Given records:

--------------------

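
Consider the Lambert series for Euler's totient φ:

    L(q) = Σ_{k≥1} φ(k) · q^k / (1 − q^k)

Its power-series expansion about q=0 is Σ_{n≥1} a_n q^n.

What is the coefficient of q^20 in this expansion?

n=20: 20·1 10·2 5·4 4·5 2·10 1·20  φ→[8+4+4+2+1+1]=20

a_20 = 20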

--------------------

To do:
Only the lines from the one containing "Its power-series expansion" through the final line of the records above should be printed, exactly as they stand.

Solution:
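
Its power-series expansion about q=0 is Σ_{n≥1} a_n q^n.

What is the coefficient of q^20 in this expansion?

n=20: 20·1 10·2 5·4 4·5 2·10 1·20  φ→[8+4+4+2+1+1]=20

a_20 = 20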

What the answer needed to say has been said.